**What the task asks**
Retype the complete listing without any change.

**Dataset**
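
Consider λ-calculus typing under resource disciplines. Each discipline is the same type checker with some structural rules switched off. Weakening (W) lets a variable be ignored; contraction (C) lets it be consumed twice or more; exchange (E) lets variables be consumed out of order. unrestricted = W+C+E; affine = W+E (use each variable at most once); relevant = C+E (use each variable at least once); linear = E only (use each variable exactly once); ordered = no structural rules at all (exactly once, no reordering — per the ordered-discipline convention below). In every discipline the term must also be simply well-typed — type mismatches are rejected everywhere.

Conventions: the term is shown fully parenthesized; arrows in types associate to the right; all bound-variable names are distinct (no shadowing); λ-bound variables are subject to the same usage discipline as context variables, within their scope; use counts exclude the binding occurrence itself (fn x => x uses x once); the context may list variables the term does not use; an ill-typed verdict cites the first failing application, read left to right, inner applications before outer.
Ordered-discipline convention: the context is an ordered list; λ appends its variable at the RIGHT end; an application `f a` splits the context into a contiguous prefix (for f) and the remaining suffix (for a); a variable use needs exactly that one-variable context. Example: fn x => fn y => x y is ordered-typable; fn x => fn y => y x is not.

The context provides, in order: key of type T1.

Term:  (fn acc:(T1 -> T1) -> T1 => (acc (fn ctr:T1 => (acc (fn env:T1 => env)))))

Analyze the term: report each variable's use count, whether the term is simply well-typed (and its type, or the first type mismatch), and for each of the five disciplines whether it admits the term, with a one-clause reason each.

variable uses: key: 0×, acc (λ-bound): 2×, ctr (λ-bound): 0×, env (λ-bound): 1×
order of uses: acc, acc, env
typing: well-typed at ((T1 -> T1) -> T1) -> T1
ordered: ✗ — needs contraction — acc ×2; needs weakening: key, ctr unused
linear: ✗ — needs contraction — acc ×2; needs weakening: key, ctr unused
affine: ✗ — needs contraction — acc ×2
relevant: ✗ — needs weakening: key, ctr unused
unrestricted: ✓ — typability at ((T1 -> T1) -> T1) -> T1 is all that's needed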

**Result**
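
Consider λ-calculus typing under resource disciplines. Each discipline is the same type checker with some structural rules switched off. Weakening (W) lets a variable be ignored; contraction (C) lets it be consumed twice or more; exchange (E) lets variables be consumed out of order. unrestricted = W+C+E; affine = W+E (use each variable at most once); relevant = C+E (use each variable at least once); linear = E only (use each variable exactly once); ordered = no structural rules at all (exactly once, no reordering — per the ordered-discipline convention below). In every discipline the term must also be simply well-typed — type mismatches are rejected everywhere.

Conventions: the term is shown fully parenthesized; arrows in types associate to the right; all bound-variable names are distinct (no shadowing); λ-bound variables are subject to the same usage discipline as context variables, within their scope; use counts exclude the binding occurrence itself (fn x => x uses x once); the context may list variables the term does not use; an ill-typed verdict cites the first failing application, read left to right, inner applications before outer.
Ordered-discipline convention: the context is an ordered list; λ appends its variable at the RIGHT end; an application `f a` splits the context into a contiguous prefix (for f) and the remaining suffix (for a); a variable use needs exactly that one-variable context. Example: fn x => fn y => x y is ordered-typable; fn x => fn y => y x is not.

The context provides, in order: key of type T1.

Term:  (fn acc:(T1 -> T1) -> T1 => (acc (fn ctr:T1 => (acc (fn env:T1 => env)))))

Analyze the term: report each variable's use count, whether the term is simply well-typed (and its type, or the first type mismatch), and for each of the five disciplines whether it admits the term, with a one-clause reason each.

variable uses: key: 0×, acc (λ-bound): 2×, ctr (λ-bound): 0×, env (λ-bound): 1×
order of uses: acc, acc, env
typing: well-typed at ((T1 -> T1) -> T1) -> T1
ordered: ✗ — needs contraction — acc ×2; needs weakening: key, ctr unused
linear: ✗ — needs contraction — acc ×2; needs weakening: key, ctr unused
affine: ✗ — needs contraction — acc ×2
relevant: ✗ — needs weakening: key, ctr unused
unrestricted: ✓ — typability at ((T1 -> T1) -> T1) -> T1 is all that's needed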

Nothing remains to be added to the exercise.